▶ [What to produce] Take every line from the listing below that contains "rigidly".

▶ [Provided material]

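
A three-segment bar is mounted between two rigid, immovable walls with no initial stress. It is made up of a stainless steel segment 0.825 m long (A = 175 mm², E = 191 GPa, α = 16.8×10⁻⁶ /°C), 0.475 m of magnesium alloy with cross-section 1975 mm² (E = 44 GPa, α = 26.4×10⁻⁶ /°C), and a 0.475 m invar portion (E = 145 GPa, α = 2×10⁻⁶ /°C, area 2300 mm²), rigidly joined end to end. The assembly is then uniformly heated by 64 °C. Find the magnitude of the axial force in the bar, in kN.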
==
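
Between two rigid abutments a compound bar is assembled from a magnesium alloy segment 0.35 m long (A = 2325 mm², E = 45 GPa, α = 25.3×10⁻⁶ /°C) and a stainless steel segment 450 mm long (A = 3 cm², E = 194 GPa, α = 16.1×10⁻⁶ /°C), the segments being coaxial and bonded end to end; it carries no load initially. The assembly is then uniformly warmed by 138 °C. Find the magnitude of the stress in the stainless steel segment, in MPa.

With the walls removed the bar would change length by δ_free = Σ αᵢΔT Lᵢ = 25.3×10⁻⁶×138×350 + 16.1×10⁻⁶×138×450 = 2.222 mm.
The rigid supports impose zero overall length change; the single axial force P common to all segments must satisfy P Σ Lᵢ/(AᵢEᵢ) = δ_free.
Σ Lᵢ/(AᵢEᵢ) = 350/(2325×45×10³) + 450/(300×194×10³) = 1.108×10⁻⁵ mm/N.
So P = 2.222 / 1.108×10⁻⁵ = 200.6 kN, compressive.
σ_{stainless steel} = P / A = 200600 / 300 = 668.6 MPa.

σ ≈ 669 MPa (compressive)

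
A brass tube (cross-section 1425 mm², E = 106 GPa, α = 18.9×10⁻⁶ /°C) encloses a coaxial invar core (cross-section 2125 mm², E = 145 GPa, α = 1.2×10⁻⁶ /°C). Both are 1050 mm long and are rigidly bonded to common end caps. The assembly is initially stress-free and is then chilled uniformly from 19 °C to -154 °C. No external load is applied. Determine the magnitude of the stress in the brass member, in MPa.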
---
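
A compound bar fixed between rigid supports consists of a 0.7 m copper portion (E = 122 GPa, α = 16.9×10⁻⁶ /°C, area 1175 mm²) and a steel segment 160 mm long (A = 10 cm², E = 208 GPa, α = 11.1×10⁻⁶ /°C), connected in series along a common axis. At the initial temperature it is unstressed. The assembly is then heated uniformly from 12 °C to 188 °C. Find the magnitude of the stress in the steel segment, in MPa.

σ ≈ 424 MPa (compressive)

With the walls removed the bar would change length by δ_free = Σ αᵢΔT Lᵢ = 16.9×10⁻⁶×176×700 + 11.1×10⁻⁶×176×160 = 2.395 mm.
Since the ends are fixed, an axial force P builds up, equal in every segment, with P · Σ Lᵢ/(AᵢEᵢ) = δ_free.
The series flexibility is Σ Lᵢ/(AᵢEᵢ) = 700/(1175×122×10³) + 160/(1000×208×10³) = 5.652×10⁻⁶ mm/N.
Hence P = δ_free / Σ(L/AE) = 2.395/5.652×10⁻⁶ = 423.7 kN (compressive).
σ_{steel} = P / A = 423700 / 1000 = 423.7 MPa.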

▶ [Your solution]
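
A three-segment bar is mounted between two rigid, immovable walls with no initial stress. It is made up of a stainless steel segment 0.825 m long (A = 175 mm², E = 191 GPa, α = 16.8×10⁻⁶ /°C), 0.475 m of magnesium alloy with cross-section 1975 mm² (E = 44 GPa, α = 26.4×10⁻⁶ /°C), and a 0.475 m invar portion (E = 145 GPa, α = 2×10⁻⁶ /°C, area 2300 mm²), rigidly joined end to end. The assembly is then uniformly heated by 64 °C. Find the magnitude of the axial force in the bar, in kN.
A brass tube (cross-section 1425 mm², E = 106 GPa, α = 18.9×10⁻⁶ /°C) encloses a coaxial invar core (cross-section 2125 mm², E = 145 GPa, α = 1.2×10⁻⁶ /°C). Both are 1050 mm long and are rigidly bonded to common end caps. The assembly is initially stress-free and is then chilled uniformly from 19 °C to -154 °C. No external load is applied. Determine the magnitude of the stress in the brass member, in MPa.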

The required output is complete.